=== Exercise ===
The whole listing should be written out again exactly.

=== Dataset extract ===
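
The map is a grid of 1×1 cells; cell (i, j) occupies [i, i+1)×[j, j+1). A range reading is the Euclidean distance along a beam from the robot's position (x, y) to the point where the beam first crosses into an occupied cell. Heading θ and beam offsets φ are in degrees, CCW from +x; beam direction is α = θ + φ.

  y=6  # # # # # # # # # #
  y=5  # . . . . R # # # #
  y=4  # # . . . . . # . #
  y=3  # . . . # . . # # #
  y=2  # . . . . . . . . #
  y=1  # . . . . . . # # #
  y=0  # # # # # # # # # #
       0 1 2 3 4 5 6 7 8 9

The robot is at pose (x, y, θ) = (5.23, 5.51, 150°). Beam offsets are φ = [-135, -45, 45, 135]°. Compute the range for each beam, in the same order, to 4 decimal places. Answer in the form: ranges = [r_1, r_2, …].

ranges = [0.7972, 0.5073, 3.3439, 4.6691]

beam 1: φ=-135°, α=15°
  direction (0.9659, 0.2588); cell (5,5); t to first gridline: x 0.7972, y 1.8932 (then +1.0353 / +3.8637)
    (6,5) via x @ 0.7972  # hit
  → r_1 = 0.7972
beam 2: φ=-45°, α=105°
  direction (-0.2588, 0.9659); cell (5,5); t to first gridline: x 0.8887, y 0.5073 (then +3.8637 / +1.0353)
    (5,6) via y @ 0.5073  # hit
  → r_2 = 0.5073
beam 3: φ=45°, α=195°
  direction (-0.9659, -0.2588); cell (5,5); t to first gridline: x 0.2381, y 1.9705 (then +1.0353 / +3.8637)
    (4,5) via x @ 0.2381
    (3,5) via x @ 1.2734
    (3,4) via y @ 1.9705
    (2,4) via x @ 2.3087
    (1,4) via x @ 3.3439  # hit
  → r_3 = 3.3439
beam 4: φ=135°, α=285°
  direction (0.2588, -0.9659); cell (5,5); t to first gridline: x 2.9751, y 0.5280 (then +3.8637 / +1.0353)
    (5,4) via y @ 0.5280
    (5,3) via y @ 1.5633
    (5,2) via y @ 2.5985
    (6,2) via x @ 2.9751
    (6,1) via y @ 3.6338
    (6,0) via y @ 4.6691  # hit
  → r_4 = 4.6691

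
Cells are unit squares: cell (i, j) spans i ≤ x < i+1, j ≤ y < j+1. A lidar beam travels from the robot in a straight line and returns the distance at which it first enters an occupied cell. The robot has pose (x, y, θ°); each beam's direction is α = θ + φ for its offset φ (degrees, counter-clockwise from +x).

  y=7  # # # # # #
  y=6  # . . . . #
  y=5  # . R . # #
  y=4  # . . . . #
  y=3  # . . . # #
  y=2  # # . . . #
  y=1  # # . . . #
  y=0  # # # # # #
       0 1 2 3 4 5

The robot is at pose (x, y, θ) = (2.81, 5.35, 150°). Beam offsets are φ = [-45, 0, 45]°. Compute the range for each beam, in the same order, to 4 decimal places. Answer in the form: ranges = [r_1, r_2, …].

ranges = [1.7082, 2.0900, 1.8738]

beam 1: φ=-45°, α=105°
  cosα=-0.2588 sinα=0.9659 | (2,5) | tMaxX 3.1296 tMaxY 0.6729 | tΔX 3.8637 tΔY 1.0353
    t=0.6729 [y] (2,6)
    t=1.7082 [y] (2,7) — stop
  → r_1 = 1.7082
beam 2: φ=0°, α=150°
  cosα=-0.8660 sinα=0.5000 | (2,5) | tMaxX 0.9353 tMaxY 1.3000 | tΔX 1.1547 tΔY 2.0000
    t=0.9353 [x] (1,5)
    t=1.3000 [y] (1,6)
    t=2.0900 [x] (0,6) — stop
  → r_2 = 2.0900
beam 3: φ=45°, α=195°
  cosα=-0.9659 sinα=-0.2588 | (2,5) | tMaxX 0.8386 tMaxY 1.3523 | tΔX 1.0353 tΔY 3.8637
    t=0.8386 [x] (1,5)
    t=1.3523 [y] (1,4)
    t=1.8738 [x] (0,4) — stop
  → r_3 = 1.8738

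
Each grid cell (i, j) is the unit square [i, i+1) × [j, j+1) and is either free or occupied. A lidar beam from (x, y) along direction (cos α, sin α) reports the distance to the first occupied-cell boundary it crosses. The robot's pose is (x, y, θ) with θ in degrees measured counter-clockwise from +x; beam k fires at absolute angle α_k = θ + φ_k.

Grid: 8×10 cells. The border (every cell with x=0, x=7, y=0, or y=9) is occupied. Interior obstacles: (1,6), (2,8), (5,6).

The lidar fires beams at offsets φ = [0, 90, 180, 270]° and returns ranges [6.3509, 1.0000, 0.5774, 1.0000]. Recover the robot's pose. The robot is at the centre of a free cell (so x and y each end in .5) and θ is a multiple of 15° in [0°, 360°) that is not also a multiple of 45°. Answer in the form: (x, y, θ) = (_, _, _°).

Enumerate (i+0.5, j+0.5, θ) over the 45 free cells and 16 admissible headings. For each, cast all 4 beams and compare to the given ranges.
  (1.5, 3.5, 210°): beam 1 = 0.5774 ≠ 6.3509 ✗
  (1.5, 3.5, 195°): beam 1 = 0.5176 ≠ 6.3509 ✗
  (5.5, 2.5, 150°): beam 1 = 5.1962 ≠ 6.3509 ✗
  (4.5, 6.5, 165°): beam 1 = 3.6235 ≠ 6.3509 ✗
  (4.5, 4.5, 240°): beam 1 = 4.0415 ≠ 6.3509 ✗
  …
  (6.5, 5.5, 210°): r_1=6.3509, r_2=1.0000, r_3=0.5774, r_4=1.0000 — all match ✓
No second candidate reproduces the full scan.

(x, y, θ) = (6.5, 5.5, 210°)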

=== Exercise response ===
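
The map is a grid of 1×1 cells; cell (i, j) occupies [i, i+1)×[j, j+1). A range reading is the Euclidean distance along a beam from the robot's position (x, y) to the point where the beam first crosses into an occupied cell. Heading θ and beam offsets φ are in degrees, CCW from +x; beam direction is α = θ + φ.

  y=6  # # # # # # # # # #
  y=5  # . . . . R # # # #
  y=4  # # . . . . . # . #
  y=3  # . . . # . . # # #
  y=2  # . . . . . . . . #
  y=1  # . . . . . . # # #
  y=0  # # # # # # # # # #
       0 1 2 3 4 5 6 7 8 9

The robot is at pose (x, y, θ) = (5.23, 5.51, 150°). Beam offsets are φ = [-135, -45, 45, 135]°. Compute the range for each beam, in the same order, to 4 decimal places. Answer in the form: ranges = [r_1, r_2, …].

ranges = [0.7972, 0.5073, 3.3439, 4.6691]

beam 1: φ=-135°, α=15°
  direction (0.9659, 0.2588); cell (5,5); t to first gridline: x 0.7972, y 1.8932 (then +1.0353 / +3.8637)
    (6,5) via x @ 0.7972  # hit
  → r_1 = 0.7972
beam 2: φ=-45°, α=105°
  direction (-0.2588, 0.9659); cell (5,5); t to first gridline: x 0.8887, y 0.5073 (then +3.8637 / +1.0353)
    (5,6) via y @ 0.5073  # hit
  → r_2 = 0.5073
beam 3: φ=45°, α=195°
  direction (-0.9659, -0.2588); cell (5,5); t to first gridline: x 0.2381, y 1.9705 (then +1.0353 / +3.8637)
    (4,5) via x @ 0.2381
    (3,5) via x @ 1.2734
    (3,4) via y @ 1.9705
    (2,4) via x @ 2.3087
    (1,4) via x @ 3.3439  # hit
  → r_3 = 3.3439
beam 4: φ=135°, α=285°
  direction (0.2588, -0.9659); cell (5,5); t to first gridline: x 2.9751, y 0.5280 (then +3.8637 / +1.0353)
    (5,4) via y @ 0.5280
    (5,3) via y @ 1.5633
    (5,2) via y @ 2.5985
    (6,2) via x @ 2.9751
    (6,1) via y @ 3.6338
    (6,0) via y @ 4.6691  # hit
  → r_4 = 4.6691

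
Cells are unit squares: cell (i, j) spans i ≤ x < i+1, j ≤ y < j+1. A lidar beam travels from the robot in a straight line and returns the distance at which it first enters an occupied cell. The robot has pose (x, y, θ°); each beam's direction is α = θ + φ for its offset φ (degrees, counter-clockwise from +x).

  y=7  # # # # # #
  y=6  # . . . . #
  y=5  # . R . # #
  y=4  # . . . . #
  y=3  # . . . # #
  y=2  # # . . . #
  y=1  # # . . . #
  y=0  # # # # # #
       0 1 2 3 4 5

The robot is at pose (x, y, θ) = (2.81, 5.35, 150°). Beam offsets are φ = [-45, 0, 45]°. Compute the range for each beam, in the same order, to 4 decimal places. Answer in the form: ranges = [r_1, r_2, …].

ranges = [1.7082, 2.0900, 1.8738]

beam 1: φ=-45°, α=105°
  cosα=-0.2588 sinα=0.9659 | (2,5) | tMaxX 3.1296 tMaxY 0.6729 | tΔX 3.8637 tΔY 1.0353
    t=0.6729 [y] (2,6)
    t=1.7082 [y] (2,7) — stop
  → r_1 = 1.7082
beam 2: φ=0°, α=150°
  cosα=-0.8660 sinα=0.5000 | (2,5) | tMaxX 0.9353 tMaxY 1.3000 | tΔX 1.1547 tΔY 2.0000
    t=0.9353 [x] (1,5)
    t=1.3000 [y] (1,6)
    t=2.0900 [x] (0,6) — stop
  → r_2 = 2.0900
beam 3: φ=45°, α=195°
  cosα=-0.9659 sinα=-0.2588 | (2,5) | tMaxX 0.8386 tMaxY 1.3523 | tΔX 1.0353 tΔY 3.8637
    t=0.8386 [x] (1,5)
    t=1.3523 [y] (1,4)
    t=1.8738 [x] (0,4) — stop
  → r_3 = 1.8738

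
Each grid cell (i, j) is the unit square [i, i+1) × [j, j+1) and is either free or occupied. A lidar beam from (x, y) along direction (cos α, sin α) reports the distance to the first occupied-cell boundary it crosses. The robot's pose is (x, y, θ) with θ in degrees measured counter-clockwise from +x; beam k fires at absolute angle α_k = θ + φ_k.

Grid: 8×10 cells. The border (every cell with x=0, x=7, y=0, or y=9) is occupied. Interior obstacles: (1,6), (2,8), (5,6).

The lidar fires beams at offsets φ = [0, 90, 180, 270]° and returns ranges [6.3509, 1.0000, 0.5774, 1.0000]. Recover the robot's pose. The robot is at the centre of a free cell (so x and y each end in .5) and θ is a multiple of 15° in [0°, 360°) that is not also a multiple of 45°. Answer in the form: (x, y, θ) = (_, _, _°).

Enumerate (i+0.5, j+0.5, θ) over the 45 free cells and 16 admissible headings. For each, cast all 4 beams and compare to the given ranges.
  (1.5, 3.5, 210°): beam 1 = 0.5774 ≠ 6.3509 ✗
  (1.5, 3.5, 195°): beam 1 = 0.5176 ≠ 6.3509 ✗
  (5.5, 2.5, 150°): beam 1 = 5.1962 ≠ 6.3509 ✗
  (4.5, 6.5, 165°): beam 1 = 3.6235 ≠ 6.3509 ✗
  (4.5, 4.5, 240°): beam 1 = 4.0415 ≠ 6.3509 ✗
  …
  (6.5, 5.5, 210°): r_1=6.3509, r_2=1.0000, r_3=0.5774, r_4=1.0000 — all match ✓
No second candidate reproduces the full scan.

(x, y, θ) = (6.5, 5.5, 210°)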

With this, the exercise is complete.